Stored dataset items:

● ● ● ● ● ● ●

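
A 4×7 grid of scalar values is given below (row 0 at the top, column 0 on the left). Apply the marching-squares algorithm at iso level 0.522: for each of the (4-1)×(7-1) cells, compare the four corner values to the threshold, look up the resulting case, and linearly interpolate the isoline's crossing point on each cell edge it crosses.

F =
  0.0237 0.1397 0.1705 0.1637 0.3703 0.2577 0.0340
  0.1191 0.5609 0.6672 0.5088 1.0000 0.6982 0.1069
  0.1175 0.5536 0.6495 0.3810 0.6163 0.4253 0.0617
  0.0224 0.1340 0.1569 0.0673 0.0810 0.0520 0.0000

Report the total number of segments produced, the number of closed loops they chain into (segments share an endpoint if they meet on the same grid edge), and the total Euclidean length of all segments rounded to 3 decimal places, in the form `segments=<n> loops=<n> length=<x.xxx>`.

segments=16 loops=2 length=12.104

cell (0,0): code 0100 → (0.908,1.000)–(1.000,0.912)
cell (0,1): code 1100 → (0.708,2.000)–(0.908,1.000)
cell (0,2): code 1000 → (1.000,2.917)–(0.708,2.000)
cell (0,3): code 0100 → (0.241,4.000)–(1.000,3.027)
cell (0,4): code 1100 → (0.600,5.000)–(0.241,4.000)
cell (0,5): code 1000 → (1.000,5.298)–(0.600,5.000)
cell (1,0): code 0110 → (1.000,0.912)–(2.000,0.928)
cell (1,2): code 1001 → (2.000,2.475)–(1.000,2.917)
cell (1,3): code 0110 → (1.000,3.027)–(2.000,3.599)
cell (1,4): code 1011 → (2.000,4.494)–(1.646,5.000)
cell (1,5): code 0001 → (1.646,5.000)–(1.000,5.298)
cell (2,0): code 0010 → (2.000,0.928)–(2.075,1.000)
cell (2,1): code 0011 → (2.075,1.000)–(2.259,2.000)
cell (2,2): code 0001 → (2.259,2.000)–(2.000,2.475)
cell (2,3): code 0010 → (2.000,3.599)–(2.176,4.000)
cell (2,4): code 0001 → (2.176,4.000)–(2.000,4.494)
total: 16 segments, chained into 2 closed loop(s), length Σ = 12.103705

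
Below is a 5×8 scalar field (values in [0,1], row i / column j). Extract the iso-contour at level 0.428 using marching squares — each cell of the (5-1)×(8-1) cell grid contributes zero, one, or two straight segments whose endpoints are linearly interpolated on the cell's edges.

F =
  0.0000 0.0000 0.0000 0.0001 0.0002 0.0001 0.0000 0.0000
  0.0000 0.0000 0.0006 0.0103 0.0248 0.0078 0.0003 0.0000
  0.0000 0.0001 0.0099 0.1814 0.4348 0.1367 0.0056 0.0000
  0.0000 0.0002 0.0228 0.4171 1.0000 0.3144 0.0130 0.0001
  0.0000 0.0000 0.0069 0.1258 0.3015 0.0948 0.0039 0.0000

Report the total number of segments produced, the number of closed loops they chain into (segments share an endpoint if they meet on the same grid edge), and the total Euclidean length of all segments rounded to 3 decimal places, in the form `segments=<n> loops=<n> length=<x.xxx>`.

segments=6 loops=1 length=5.177

cell (1,3): code 0100 → (1.983,4.000)–(2.000,3.973)
cell (1,4): code 1000 → (2.000,4.023)–(1.983,4.000)
cell (2,3): code 0110 → (2.000,3.973)–(3.000,3.019)
cell (2,4): code 1001 → (3.000,4.834)–(2.000,4.023)
cell (3,3): code 0010 → (3.000,3.019)–(3.819,4.000)
cell (3,4): code 0001 → (3.819,4.000)–(3.000,4.834)
total: 6 segments, chained into 1 closed loop(s), length Σ = 5.177121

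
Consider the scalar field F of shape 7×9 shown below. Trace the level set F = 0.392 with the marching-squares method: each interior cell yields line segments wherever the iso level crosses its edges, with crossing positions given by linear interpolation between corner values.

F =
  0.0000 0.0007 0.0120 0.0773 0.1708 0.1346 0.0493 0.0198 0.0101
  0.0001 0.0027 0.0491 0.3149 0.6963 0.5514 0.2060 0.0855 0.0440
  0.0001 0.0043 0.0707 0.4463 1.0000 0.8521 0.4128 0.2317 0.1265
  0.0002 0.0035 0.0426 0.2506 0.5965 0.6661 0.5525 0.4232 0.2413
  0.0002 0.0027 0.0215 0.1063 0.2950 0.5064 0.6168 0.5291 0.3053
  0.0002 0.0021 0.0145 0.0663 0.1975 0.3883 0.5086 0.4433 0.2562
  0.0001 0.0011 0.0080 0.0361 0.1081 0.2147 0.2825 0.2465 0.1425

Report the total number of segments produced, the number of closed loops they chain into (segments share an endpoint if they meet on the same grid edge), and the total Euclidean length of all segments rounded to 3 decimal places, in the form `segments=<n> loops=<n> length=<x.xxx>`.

segments=20 loops=1 length=14.732

cell (0,3): code 0100 → (0.421,4.000)–(1.000,3.202)
cell (0,4): code 1100 → (0.618,5.000)–(0.421,4.000)
cell (0,5): code 1000 → (1.000,5.461)–(0.618,5.000)
cell (1,2): code 0100 → (1.587,3.000)–(2.000,2.855)
cell (1,3): code 1110 → (1.000,3.202)–(1.587,3.000)
cell (1,5): code 1101 → (1.899,6.000)–(1.000,5.461)
cell (1,6): code 1000 → (2.000,6.115)–(1.899,6.000)
cell (2,2): code 0010 → (2.000,2.855)–(2.277,3.000)
cell (2,3): code 0111 → (2.277,3.000)–(3.000,3.409)
cell (2,6): code 1101 → (2.837,7.000)–(2.000,6.115)
cell (2,7): code 1000 → (3.000,7.172)–(2.837,7.000)
cell (3,3): code 0010 → (3.000,3.409)–(3.678,4.000)
cell (3,4): code 0111 → (3.678,4.000)–(4.000,4.459)
cell (3,7): code 1001 → (4.000,7.613)–(3.000,7.172)
cell (4,4): code 0010 → (4.000,4.459)–(4.969,5.000)
cell (4,5): code 0111 → (4.969,5.000)–(5.000,5.031)
cell (4,7): code 1001 → (5.000,7.274)–(4.000,7.613)
cell (5,5): code 0010 → (5.000,5.031)–(5.516,6.000)
cell (5,6): code 0011 → (5.516,6.000)–(5.261,7.000)
cell (5,7): code 0001 → (5.261,7.000)–(5.000,7.274)
total: 20 segments, chained into 1 closed loop(s), length Σ = 14.732143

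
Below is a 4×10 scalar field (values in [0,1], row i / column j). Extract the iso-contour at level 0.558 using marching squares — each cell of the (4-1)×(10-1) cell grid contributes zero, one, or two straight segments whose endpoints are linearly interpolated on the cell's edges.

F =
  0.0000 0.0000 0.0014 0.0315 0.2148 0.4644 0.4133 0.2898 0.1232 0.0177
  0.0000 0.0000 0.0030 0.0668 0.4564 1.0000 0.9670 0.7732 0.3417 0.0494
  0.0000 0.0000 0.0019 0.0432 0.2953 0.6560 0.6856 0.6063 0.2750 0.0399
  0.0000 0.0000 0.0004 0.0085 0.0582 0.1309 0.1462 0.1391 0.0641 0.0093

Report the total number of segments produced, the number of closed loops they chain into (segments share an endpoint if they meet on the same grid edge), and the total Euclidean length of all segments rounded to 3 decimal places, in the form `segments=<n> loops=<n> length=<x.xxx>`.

segments=10 loops=1 length=8.589

cell (0,4): code 0100 → (0.175,5.000)–(1.000,4.187)
cell (0,5): code 1100 → (0.261,6.000)–(0.175,5.000)
cell (0,6): code 1100 → (0.555,7.000)–(0.261,6.000)
cell (0,7): code 1000 → (1.000,7.499)–(0.555,7.000)
cell (1,4): code 0110 → (1.000,4.187)–(2.000,4.728)
cell (1,7): code 1001 → (2.000,7.146)–(1.000,7.499)
cell (2,4): code 0010 → (2.000,4.728)–(2.187,5.000)
cell (2,5): code 0011 → (2.187,5.000)–(2.237,6.000)
cell (2,6): code 0011 → (2.237,6.000)–(2.103,7.000)
cell (2,7): code 0001 → (2.103,7.000)–(2.000,7.146)
total: 10 segments, chained into 1 closed loop(s), length Σ = 8.588973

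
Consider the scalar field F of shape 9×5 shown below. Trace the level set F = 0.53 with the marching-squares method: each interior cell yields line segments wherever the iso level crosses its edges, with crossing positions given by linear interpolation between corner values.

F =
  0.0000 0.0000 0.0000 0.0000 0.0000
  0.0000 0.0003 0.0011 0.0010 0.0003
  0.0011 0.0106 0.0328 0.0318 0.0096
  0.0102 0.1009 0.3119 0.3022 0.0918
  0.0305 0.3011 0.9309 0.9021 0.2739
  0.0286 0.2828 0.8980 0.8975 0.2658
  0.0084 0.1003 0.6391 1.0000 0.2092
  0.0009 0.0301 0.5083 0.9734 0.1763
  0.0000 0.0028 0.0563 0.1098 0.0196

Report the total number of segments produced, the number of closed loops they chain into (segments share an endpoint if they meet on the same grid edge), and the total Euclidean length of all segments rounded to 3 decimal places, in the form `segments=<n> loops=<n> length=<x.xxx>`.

segments=12 loops=1 length=10.714

cell (3,1): code 0100 → (3.352,2.000)–(4.000,1.363)
cell (3,2): code 1100 → (3.380,3.000)–(3.352,2.000)
cell (3,3): code 1000 → (4.000,3.592)–(3.380,3.000)
cell (4,1): code 0110 → (4.000,1.363)–(5.000,1.402)
cell (4,3): code 1001 → (5.000,3.582)–(4.000,3.592)
cell (5,1): code 0110 → (5.000,1.402)–(6.000,1.798)
cell (5,3): code 1001 → (6.000,3.594)–(5.000,3.582)
cell (6,1): code 0010 → (6.000,1.798)–(6.834,2.000)
cell (6,2): code 0111 → (6.834,2.000)–(7.000,2.047)
cell (6,3): code 1001 → (7.000,3.556)–(6.000,3.594)
cell (7,2): code 0010 → (7.000,2.047)–(7.513,3.000)
cell (7,3): code 0001 → (7.513,3.000)–(7.000,3.556)
total: 12 segments, chained into 1 closed loop(s), length Σ = 10.713649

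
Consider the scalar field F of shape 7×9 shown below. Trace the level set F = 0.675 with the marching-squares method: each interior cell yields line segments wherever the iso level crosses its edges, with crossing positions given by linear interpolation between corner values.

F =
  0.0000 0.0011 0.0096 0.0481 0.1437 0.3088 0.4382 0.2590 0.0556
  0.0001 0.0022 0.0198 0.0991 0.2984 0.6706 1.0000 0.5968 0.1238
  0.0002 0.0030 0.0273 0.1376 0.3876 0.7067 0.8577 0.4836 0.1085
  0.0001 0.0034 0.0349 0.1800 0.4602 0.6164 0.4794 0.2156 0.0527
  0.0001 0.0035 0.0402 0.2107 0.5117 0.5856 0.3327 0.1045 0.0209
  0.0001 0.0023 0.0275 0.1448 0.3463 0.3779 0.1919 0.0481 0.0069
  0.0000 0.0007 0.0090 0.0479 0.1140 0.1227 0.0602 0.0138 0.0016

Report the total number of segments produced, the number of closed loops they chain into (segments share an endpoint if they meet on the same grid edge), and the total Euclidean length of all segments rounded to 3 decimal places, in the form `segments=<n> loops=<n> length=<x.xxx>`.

cell (0,5): code 0100 → (0.422,6.000)–(1.000,5.013)
cell (0,6): code 1000 → (1.000,6.806)–(0.422,6.000)
cell (1,4): code 0100 → (1.122,5.000)–(2.000,4.901)
cell (1,5): code 1110 → (1.000,5.013)–(1.122,5.000)
cell (1,6): code 1001 → (2.000,6.488)–(1.000,6.806)
cell (2,4): code 0010 → (2.000,4.901)–(2.351,5.000)
cell (2,5): code 0011 → (2.351,5.000)–(2.483,6.000)
cell (2,6): code 0001 → (2.483,6.000)–(2.000,6.488)
total: 8 segments, chained into 1 closed loop(s), length Σ = 6.251807

segments=8 loops=1 length=6.252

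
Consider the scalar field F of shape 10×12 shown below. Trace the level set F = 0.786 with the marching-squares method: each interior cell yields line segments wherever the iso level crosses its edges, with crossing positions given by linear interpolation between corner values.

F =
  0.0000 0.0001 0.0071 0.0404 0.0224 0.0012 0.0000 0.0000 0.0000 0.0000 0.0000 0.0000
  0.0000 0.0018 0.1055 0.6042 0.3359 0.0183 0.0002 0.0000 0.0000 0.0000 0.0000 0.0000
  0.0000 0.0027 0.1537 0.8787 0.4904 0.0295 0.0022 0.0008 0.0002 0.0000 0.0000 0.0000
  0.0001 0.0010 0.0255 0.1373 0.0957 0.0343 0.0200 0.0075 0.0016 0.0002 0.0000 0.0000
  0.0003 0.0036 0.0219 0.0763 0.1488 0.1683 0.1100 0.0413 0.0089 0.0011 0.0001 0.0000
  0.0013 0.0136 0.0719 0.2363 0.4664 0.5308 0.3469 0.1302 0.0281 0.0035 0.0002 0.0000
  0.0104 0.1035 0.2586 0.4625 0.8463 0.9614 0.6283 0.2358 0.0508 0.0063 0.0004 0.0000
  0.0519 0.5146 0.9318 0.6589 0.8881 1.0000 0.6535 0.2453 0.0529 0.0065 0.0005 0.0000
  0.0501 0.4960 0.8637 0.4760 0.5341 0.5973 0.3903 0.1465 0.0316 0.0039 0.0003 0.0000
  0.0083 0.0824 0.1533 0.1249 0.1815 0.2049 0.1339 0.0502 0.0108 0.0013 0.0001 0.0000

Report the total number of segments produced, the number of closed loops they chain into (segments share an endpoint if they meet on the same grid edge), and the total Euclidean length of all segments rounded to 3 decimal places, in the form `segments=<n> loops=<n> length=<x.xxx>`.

segments=18 loops=3 length=11.080

cell (1,2): code 0100 → (1.662,3.000)–(2.000,2.872)
cell (1,3): code 1000 → (2.000,3.239)–(1.662,3.000)
cell (2,2): code 0010 → (2.000,2.872)–(2.125,3.000)
cell (2,3): code 0001 → (2.125,3.000)–(2.000,3.239)
cell (5,3): code 0100 → (5.841,4.000)–(6.000,3.843)
cell (5,4): code 1100 → (5.593,5.000)–(5.841,4.000)
cell (5,5): code 1000 → (6.000,5.527)–(5.593,5.000)
cell (6,1): code 0100 → (6.783,2.000)–(7.000,1.651)
cell (6,2): code 1000 → (7.000,2.534)–(6.783,2.000)
cell (6,3): code 0110 → (6.000,3.843)–(7.000,3.555)
cell (6,5): code 1001 → (7.000,5.618)–(6.000,5.527)
cell (7,1): code 0110 → (7.000,1.651)–(8.000,1.789)
cell (7,2): code 1001 → (8.000,2.200)–(7.000,2.534)
cell (7,3): code 0010 → (7.000,3.555)–(7.288,4.000)
cell (7,4): code 0011 → (7.288,4.000)–(7.531,5.000)
cell (7,5): code 0001 → (7.531,5.000)–(7.000,5.618)
cell (8,1): code 0010 → (8.000,1.789)–(8.109,2.000)
cell (8,2): code 0001 → (8.109,2.000)–(8.000,2.200)
total: 18 segments, chained into 3 closed loop(s), length Σ = 11.079568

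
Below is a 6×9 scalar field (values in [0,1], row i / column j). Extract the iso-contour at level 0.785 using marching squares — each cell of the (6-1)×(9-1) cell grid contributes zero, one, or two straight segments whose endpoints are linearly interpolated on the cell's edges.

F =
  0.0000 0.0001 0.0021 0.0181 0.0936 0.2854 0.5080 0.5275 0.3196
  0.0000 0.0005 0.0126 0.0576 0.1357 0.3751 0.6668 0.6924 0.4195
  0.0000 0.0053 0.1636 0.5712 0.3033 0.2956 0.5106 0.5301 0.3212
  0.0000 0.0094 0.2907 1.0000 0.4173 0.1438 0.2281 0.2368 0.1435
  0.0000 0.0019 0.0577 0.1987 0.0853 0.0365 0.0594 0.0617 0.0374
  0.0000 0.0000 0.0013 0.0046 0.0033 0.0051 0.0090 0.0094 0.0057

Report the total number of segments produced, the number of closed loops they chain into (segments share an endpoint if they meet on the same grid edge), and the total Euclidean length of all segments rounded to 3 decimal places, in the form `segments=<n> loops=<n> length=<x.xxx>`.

cell (2,2): code 0100 → (2.499,3.000)–(3.000,2.697)
cell (2,3): code 1000 → (3.000,3.369)–(2.499,3.000)
cell (3,2): code 0010 → (3.000,2.697)–(3.268,3.000)
cell (3,3): code 0001 → (3.268,3.000)–(3.000,3.369)
total: 4 segments, chained into 1 closed loop(s), length Σ = 2.069456

segments=4 loops=1 length=2.069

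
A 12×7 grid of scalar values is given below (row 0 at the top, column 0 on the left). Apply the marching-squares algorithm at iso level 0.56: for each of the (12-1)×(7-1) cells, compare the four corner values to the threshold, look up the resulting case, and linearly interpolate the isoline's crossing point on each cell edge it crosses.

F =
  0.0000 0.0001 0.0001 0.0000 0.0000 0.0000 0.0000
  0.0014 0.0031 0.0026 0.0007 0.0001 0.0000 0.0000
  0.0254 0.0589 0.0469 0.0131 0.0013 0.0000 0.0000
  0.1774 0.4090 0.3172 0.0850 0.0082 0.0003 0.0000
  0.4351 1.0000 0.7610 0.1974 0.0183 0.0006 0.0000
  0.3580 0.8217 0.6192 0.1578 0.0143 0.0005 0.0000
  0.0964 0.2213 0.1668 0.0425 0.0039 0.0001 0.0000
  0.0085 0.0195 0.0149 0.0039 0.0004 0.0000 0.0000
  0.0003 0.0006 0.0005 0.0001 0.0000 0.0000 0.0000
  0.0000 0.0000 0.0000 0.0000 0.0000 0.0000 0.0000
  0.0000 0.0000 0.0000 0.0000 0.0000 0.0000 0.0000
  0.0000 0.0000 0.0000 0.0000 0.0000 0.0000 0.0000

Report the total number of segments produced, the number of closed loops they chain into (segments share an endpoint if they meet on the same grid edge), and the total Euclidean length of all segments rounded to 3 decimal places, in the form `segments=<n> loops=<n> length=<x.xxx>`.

segments=8 loops=1 length=6.686

cell (3,0): code 0100 → (3.255,1.000)–(4.000,0.221)
cell (3,1): code 1100 → (3.547,2.000)–(3.255,1.000)
cell (3,2): code 1000 → (4.000,2.357)–(3.547,2.000)
cell (4,0): code 0110 → (4.000,0.221)–(5.000,0.436)
cell (4,2): code 1001 → (5.000,2.128)–(4.000,2.357)
cell (5,0): code 0010 → (5.000,0.436)–(5.436,1.000)
cell (5,1): code 0011 → (5.436,1.000)–(5.131,2.000)
cell (5,2): code 0001 → (5.131,2.000)–(5.000,2.128)
total: 8 segments, chained into 1 closed loop(s), length Σ = 6.685926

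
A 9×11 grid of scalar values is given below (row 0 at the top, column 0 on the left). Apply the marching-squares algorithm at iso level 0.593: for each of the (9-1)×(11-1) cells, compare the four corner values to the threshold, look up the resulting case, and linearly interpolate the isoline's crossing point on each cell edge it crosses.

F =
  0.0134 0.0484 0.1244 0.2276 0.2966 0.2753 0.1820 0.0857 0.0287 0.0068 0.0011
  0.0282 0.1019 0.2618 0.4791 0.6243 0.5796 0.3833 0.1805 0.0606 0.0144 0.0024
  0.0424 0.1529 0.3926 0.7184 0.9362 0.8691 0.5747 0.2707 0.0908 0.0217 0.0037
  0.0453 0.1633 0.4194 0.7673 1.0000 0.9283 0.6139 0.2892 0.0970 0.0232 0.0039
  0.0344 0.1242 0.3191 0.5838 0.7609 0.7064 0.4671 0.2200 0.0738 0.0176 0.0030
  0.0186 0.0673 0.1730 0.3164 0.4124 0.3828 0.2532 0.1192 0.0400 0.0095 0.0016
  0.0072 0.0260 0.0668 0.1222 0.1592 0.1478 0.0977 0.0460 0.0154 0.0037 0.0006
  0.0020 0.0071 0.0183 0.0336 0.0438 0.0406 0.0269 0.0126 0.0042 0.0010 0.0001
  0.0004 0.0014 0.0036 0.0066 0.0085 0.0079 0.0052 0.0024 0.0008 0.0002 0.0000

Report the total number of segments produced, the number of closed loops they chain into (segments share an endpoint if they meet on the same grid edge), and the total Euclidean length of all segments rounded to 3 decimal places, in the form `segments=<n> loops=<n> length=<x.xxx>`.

cell (0,3): code 0100 → (0.904,4.000)–(1.000,3.784)
cell (0,4): code 1000 → (1.000,4.700)–(0.904,4.000)
cell (1,2): code 0100 → (1.476,3.000)–(2.000,2.615)
cell (1,3): code 1110 → (1.000,3.784)–(1.476,3.000)
cell (1,4): code 1101 → (1.046,5.000)–(1.000,4.700)
cell (1,5): code 1000 → (2.000,5.938)–(1.046,5.000)
cell (2,2): code 0110 → (2.000,2.615)–(3.000,2.499)
cell (2,5): code 1101 → (2.467,6.000)–(2.000,5.938)
cell (2,6): code 1000 → (3.000,6.064)–(2.467,6.000)
cell (3,2): code 0010 → (3.000,2.499)–(3.950,3.000)
cell (3,3): code 0111 → (3.950,3.000)–(4.000,3.052)
cell (3,5): code 1011 → (4.000,5.474)–(3.142,6.000)
cell (3,6): code 0001 → (3.142,6.000)–(3.000,6.064)
cell (4,3): code 0010 → (4.000,3.052)–(4.482,4.000)
cell (4,4): code 0011 → (4.482,4.000)–(4.350,5.000)
cell (4,5): code 0001 → (4.350,5.000)–(4.000,5.474)
total: 16 segments, chained into 1 closed loop(s), length Σ = 11.135732

segments=16 loops=1 length=11.136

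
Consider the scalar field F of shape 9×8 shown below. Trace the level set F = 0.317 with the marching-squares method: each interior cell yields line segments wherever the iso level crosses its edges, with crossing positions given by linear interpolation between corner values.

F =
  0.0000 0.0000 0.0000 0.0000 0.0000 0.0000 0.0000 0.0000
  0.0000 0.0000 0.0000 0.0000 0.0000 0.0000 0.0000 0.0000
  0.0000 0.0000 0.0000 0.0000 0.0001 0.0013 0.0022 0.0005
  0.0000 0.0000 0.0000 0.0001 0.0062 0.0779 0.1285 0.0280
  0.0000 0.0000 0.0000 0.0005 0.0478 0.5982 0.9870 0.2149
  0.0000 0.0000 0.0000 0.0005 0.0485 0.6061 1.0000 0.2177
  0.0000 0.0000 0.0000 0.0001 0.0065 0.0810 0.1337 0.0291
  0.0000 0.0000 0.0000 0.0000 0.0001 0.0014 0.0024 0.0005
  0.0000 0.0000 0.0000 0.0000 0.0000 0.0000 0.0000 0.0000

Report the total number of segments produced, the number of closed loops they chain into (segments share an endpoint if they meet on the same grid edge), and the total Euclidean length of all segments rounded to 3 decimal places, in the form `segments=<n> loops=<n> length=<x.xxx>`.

cell (3,4): code 0100 → (3.460,5.000)–(4.000,4.489)
cell (3,5): code 1100 → (3.220,6.000)–(3.460,5.000)
cell (3,6): code 1000 → (4.000,6.868)–(3.220,6.000)
cell (4,4): code 0110 → (4.000,4.489)–(5.000,4.482)
cell (4,6): code 1001 → (5.000,6.873)–(4.000,6.868)
cell (5,4): code 0010 → (5.000,4.482)–(5.551,5.000)
cell (5,5): code 0011 → (5.551,5.000)–(5.788,6.000)
cell (5,6): code 0001 → (5.788,6.000)–(5.000,6.873)
total: 8 segments, chained into 1 closed loop(s), length Σ = 7.899758

segments=8 loops=1 length=7.900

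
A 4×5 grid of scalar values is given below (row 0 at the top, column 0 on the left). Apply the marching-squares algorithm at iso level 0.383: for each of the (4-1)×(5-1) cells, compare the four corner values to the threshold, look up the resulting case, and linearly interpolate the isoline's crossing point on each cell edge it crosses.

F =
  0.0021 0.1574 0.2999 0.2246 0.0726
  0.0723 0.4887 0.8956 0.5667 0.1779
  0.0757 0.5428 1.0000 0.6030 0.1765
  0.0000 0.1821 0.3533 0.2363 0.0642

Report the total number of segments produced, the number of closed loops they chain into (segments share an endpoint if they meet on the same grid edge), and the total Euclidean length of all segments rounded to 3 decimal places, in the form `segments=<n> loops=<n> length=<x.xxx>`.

cell (0,0): code 0100 → (0.681,1.000)–(1.000,0.746)
cell (0,1): code 1100 → (0.139,2.000)–(0.681,1.000)
cell (0,2): code 1100 → (0.463,3.000)–(0.139,2.000)
cell (0,3): code 1000 → (1.000,3.472)–(0.463,3.000)
cell (1,0): code 0110 → (1.000,0.746)–(2.000,0.658)
cell (1,3): code 1001 → (2.000,3.516)–(1.000,3.472)
cell (2,0): code 0010 → (2.000,0.658)–(2.443,1.000)
cell (2,1): code 0011 → (2.443,1.000)–(2.954,2.000)
cell (2,2): code 0011 → (2.954,2.000)–(2.600,3.000)
cell (2,3): code 0001 → (2.600,3.000)–(2.000,3.516)
total: 10 segments, chained into 1 closed loop(s), length Σ = 8.850817

segments=10 loops=1 length=8.851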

● ● ● ● ● ● ●

§ **Task brief**
Given the records above, return exactly the lines starting at the line containing "0.0072 0.0260 0.0668" and ending at the line containing "0.0004 0.0014 0.0036", including both.

§ **Output for this exercise**
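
  0.0072 0.0260 0.0668 0.1222 0.1592 0.1478 0.0977 0.0460 0.0154 0.0037 0.0006
  0.0020 0.0071 0.0183 0.0336 0.0438 0.0406 0.0269 0.0126 0.0042 0.0010 0.0001
  0.0004 0.0014 0.0036 0.0066 0.0085 0.0079 0.0052 0.0024 0.0008 0.0002 0.0000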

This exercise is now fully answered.